Action item
Pull out every line below that contains the word "public".

BEGIN Data

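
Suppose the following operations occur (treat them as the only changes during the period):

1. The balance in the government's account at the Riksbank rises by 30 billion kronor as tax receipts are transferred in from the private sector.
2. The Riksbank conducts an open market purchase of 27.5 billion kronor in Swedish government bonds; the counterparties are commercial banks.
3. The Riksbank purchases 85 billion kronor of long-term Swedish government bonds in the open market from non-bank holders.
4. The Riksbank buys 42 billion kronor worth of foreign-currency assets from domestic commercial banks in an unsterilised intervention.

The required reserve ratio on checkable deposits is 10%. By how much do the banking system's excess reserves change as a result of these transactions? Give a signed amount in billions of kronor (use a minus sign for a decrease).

+119 billion

Government account inflow 30 billion kronor: reserves −30B, deposits −30B.
OMO purchase (from banks) 27.5 billion kronor: reserves +27.5B, deposits 0.
Asset purchase (from non-banks) 85 billion kronor: reserves +85B, deposits +85B.
FX purchase 42 billion kronor: reserves +42B, deposits 0.
Totals: Δreserves = +124.5B, Δdeposits = +55B.
Δrequired reserves = 10% × +55B = +5.5B.
Δexcess reserves = Δreserves − Δrequired = +124.5B − (+5.5B) = +119 billion.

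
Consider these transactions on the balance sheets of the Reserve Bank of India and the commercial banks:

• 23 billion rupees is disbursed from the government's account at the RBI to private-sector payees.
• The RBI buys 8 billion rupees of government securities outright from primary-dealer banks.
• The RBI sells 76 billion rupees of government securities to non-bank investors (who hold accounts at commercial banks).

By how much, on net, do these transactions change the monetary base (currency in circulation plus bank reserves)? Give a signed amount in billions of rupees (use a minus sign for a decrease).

RBI balance sheet:
  Assets:      Securities −68B
  Liabilities: Bank reserves −45B, Government deposits −23B
Monetary base = currency + reserves: 0 + (−45B) = -45 billion.

-45 billion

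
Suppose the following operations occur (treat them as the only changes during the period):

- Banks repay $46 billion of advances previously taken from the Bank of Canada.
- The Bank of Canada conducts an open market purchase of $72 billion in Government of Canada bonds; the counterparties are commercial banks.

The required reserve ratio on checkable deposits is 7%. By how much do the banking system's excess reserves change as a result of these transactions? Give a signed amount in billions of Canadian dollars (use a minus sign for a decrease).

Discount-window repayment $46 billion: reserves −$46B, deposits 0.
OMO purchase (from banks) $72 billion: reserves +$72B, deposits 0.
Totals: Δreserves = +$26B, Δdeposits = 0.
Δrequired reserves = 7% × 0 = 0.
Δexcess reserves = Δreserves − Δrequired = +$26B − (0) = +$26 billion.

+$26 billion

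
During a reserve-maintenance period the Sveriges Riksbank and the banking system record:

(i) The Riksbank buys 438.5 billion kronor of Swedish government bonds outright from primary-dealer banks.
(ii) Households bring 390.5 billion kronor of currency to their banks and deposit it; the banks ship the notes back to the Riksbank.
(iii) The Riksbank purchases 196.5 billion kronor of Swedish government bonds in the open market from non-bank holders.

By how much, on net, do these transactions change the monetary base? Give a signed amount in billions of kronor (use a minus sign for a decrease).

+635 billion

OMO purchase (from banks) 438.5 billion kronor: Riksbank balance sheet expands → +438.5B.
Currency deposit 390.5 billion kronor: just a shift between currency and reserves — both are base money → 0.
Asset purchase (from non-banks) 196.5 billion kronor: Riksbank balance sheet expands → +196.5B.
Net: 438.5 + 0 + 196.5 = +635 billion.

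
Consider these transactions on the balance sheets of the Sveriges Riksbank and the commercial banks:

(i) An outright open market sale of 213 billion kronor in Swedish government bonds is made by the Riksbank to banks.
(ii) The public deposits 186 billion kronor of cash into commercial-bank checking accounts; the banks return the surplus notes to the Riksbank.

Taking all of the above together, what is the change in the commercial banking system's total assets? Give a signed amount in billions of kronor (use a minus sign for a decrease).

Riksbank balance sheet:
  Assets:      Securities −213B
  Liabilities: Bank reserves −27B, Currency in circulation −186B
Commercial banking system:
  Assets:      Reserves at CB −27B, Securities +213B
  Liabilities: Checkable deposits +186B
Change in total bank assets = +186 billion.

+186 billion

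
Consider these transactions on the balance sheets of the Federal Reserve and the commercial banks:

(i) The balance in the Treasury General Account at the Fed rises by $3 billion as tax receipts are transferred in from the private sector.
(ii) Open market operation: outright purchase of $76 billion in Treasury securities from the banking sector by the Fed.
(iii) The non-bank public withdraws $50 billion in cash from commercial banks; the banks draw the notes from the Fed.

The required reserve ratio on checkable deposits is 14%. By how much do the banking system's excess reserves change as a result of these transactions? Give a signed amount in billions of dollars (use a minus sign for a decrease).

Government account inflow $3 billion: reserves −$3B, deposits −$3B.
OMO purchase (from banks) $76 billion: reserves +$76B, deposits 0.
Currency withdrawal $50 billion: reserves −$50B, deposits −$50B.
Totals: Δreserves = +$23B, Δdeposits = −$53B.
Δrequired reserves = 14% × −$53B = −$7.42B.
Δexcess reserves = Δreserves − Δrequired = +$23B − (−$7.42B) = +$30.42 billion.

+$30.42 billion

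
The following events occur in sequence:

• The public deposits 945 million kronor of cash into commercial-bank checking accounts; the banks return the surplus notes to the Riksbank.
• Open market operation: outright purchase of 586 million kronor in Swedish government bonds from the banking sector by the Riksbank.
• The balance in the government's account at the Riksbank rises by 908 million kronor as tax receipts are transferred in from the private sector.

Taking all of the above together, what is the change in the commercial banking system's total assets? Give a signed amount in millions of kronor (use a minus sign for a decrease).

+37 million

Riksbank balance sheet:
  Assets:      Securities +586M
  Liabilities: Bank reserves +623M, Currency in circulation −945M, Government deposits +908M
Commercial banking system:
  Assets:      Reserves at CB +623M, Securities −586M
  Liabilities: Checkable deposits +37M
Change in total bank assets = +37 million.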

END Data

Result of the task
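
(ii) The public deposits 186 billion kronor of cash into commercial-bank checking accounts; the banks return the surplus notes to the Riksbank.
(iii) The non-bank public withdraws $50 billion in cash from commercial banks; the banks draw the notes from the Fed.
• The public deposits 945 million kronor of cash into commercial-bank checking accounts; the banks return the surplus notes to the Riksbank.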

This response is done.